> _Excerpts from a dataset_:
--------------------------------
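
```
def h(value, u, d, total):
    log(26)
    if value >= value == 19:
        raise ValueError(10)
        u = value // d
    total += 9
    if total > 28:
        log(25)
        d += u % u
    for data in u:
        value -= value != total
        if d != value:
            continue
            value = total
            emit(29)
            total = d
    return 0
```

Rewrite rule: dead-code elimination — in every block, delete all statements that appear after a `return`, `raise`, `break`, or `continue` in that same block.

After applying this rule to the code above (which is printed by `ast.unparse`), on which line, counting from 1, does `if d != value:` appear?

Transformed code:
def h(value, u, d, total):
    log(26)
    if value >= value == 19:
        raise ValueError(10)
    total += 9
    if total > 28:
        log(25)
        d += u % u
    for data in u:
        value -= value != total
        if d != value:
            continue
    return 0

11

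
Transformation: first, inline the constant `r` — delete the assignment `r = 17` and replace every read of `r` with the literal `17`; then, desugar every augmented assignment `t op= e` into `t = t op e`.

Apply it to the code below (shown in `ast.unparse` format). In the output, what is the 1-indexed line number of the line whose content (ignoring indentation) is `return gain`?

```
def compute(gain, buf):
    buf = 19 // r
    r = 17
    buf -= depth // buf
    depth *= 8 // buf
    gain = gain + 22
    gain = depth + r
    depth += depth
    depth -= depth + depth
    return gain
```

Transformed code:
def compute(gain, buf):
    buf = 19 // 17
    buf = buf - depth // buf
    depth = depth * (8 // buf)
    gain = gain + 22
    gain = depth + 17
    depth = depth + depth
    depth = depth - (depth + depth)
    return gain

9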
--------------------------------
What is needed is an exact copy of all the data above.

> _YOUR RESPONSE_:
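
```
def h(value, u, d, total):
    log(26)
    if value >= value == 19:
        raise ValueError(10)
        u = value // d
    total += 9
    if total > 28:
        log(25)
        d += u % u
    for data in u:
        value -= value != total
        if d != value:
            continue
            value = total
            emit(29)
            total = d
    return 0
```

Rewrite rule: dead-code elimination — in every block, delete all statements that appear after a `return`, `raise`, `break`, or `continue` in that same block.

After applying this rule to the code above (which is printed by `ast.unparse`), on which line, counting from 1, does `if d != value:` appear?

Transformed code:
def h(value, u, d, total):
    log(26)
    if value >= value == 19:
        raise ValueError(10)
    total += 9
    if total > 28:
        log(25)
        d += u % u
    for data in u:
        value -= value != total
        if d != value:
            continue
    return 0

11

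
Transformation: first, inline the constant `r` — delete the assignment `r = 17` and replace every read of `r` with the literal `17`; then, desugar every augmented assignment `t op= e` into `t = t op e`.

Apply it to the code below (shown in `ast.unparse` format). In the output, what is the 1-indexed line number of the line whose content (ignoring indentation) is `return gain`?

```
def compute(gain, buf):
    buf = 19 // r
    r = 17
    buf -= depth // buf
    depth *= 8 // buf
    gain = gain + 22
    gain = depth + r
    depth += depth
    depth -= depth + depth
    return gain
```

Transformed code:
def compute(gain, buf):
    buf = 19 // 17
    buf = buf - depth // buf
    depth = depth * (8 // buf)
    gain = gain + 22
    gain = depth + 17
    depth = depth + depth
    depth = depth - (depth + depth)
    return gain

9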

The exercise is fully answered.